(Stored data entries)
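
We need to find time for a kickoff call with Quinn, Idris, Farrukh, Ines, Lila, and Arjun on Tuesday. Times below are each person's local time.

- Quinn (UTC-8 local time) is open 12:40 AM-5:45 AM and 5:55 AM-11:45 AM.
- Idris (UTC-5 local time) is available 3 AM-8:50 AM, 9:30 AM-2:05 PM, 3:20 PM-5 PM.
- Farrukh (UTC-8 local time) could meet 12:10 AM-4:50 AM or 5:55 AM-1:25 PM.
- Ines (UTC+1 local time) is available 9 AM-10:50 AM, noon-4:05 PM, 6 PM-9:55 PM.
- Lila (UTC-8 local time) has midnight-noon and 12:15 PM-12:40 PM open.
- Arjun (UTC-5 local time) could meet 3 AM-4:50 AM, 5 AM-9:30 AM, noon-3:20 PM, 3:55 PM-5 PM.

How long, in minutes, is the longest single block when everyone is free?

Quinn in UTC: 08:40-13:45, 13:55-19:45 (add 8h to convert from UTC-8).
Idris in UTC: 08:00-13:50, 14:30-19:05, 20:20-22:00 (add 5h to convert from UTC-5).
Farrukh in UTC: 08:10-12:50, 13:55-21:25 (add 8h to convert from UTC-8).
Ines in UTC: 08:00-09:50, 11:00-15:05, 17:00-20:55 (subtract 1h to convert from UTC+1).
Lila in UTC: 08:00-20:00, 20:15-20:40 (add 8h to convert from UTC-8).
Arjun in UTC: 08:00-09:50, 10:00-14:30, 17:00-20:20, 20:55-22:00 (add 5h to convert from UTC-5).
Quinn ∩ Idris: 08:40-13:45, 14:30-19:05.
Quinn ∩ Idris ∩ Farrukh: 08:40-12:50, 14:30-19:05.
Quinn ∩ Idris ∩ Farrukh ∩ Ines: 08:40-09:50, 11:00-12:50, 14:30-15:05, 17:00-19:05.
Quinn ∩ Idris ∩ Farrukh ∩ Ines ∩ Lila: 08:40-09:50, 11:00-12:50, 14:30-15:05, 17:00-19:05.
Quinn ∩ Idris ∩ Farrukh ∩ Ines ∩ Lila ∩ Arjun: 08:40-09:50, 11:00-12:50, 17:00-19:05.
Those are the intersection windows.
The longest is 17:00-19:05 at 125 minutes.

125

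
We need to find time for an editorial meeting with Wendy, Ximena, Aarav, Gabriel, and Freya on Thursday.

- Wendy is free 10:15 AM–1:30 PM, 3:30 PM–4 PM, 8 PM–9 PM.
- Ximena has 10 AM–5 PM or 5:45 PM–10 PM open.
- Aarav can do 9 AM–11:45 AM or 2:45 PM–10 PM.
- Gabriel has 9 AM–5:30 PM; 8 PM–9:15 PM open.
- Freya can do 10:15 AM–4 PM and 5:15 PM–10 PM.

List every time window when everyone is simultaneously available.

10:15-11:45, 15:30-16:00, 20:00-21:00

Wendy ∩ Ximena: 10:15-13:30, 15:30-16:00, 20:00-21:00.
Wendy ∩ Ximena ∩ Aarav: 10:15-11:45, 15:30-16:00, 20:00-21:00.
Wendy ∩ Ximena ∩ Aarav ∩ Gabriel: 10:15-11:45, 15:30-16:00, 20:00-21:00.
Wendy ∩ Ximena ∩ Aarav ∩ Gabriel ∩ Freya: 10:15-11:45, 15:30-16:00, 20:00-21:00.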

» Description of the task
The answer must consist solely of the number of lines in the entries that contain the word "could".

» Response to the exercise
2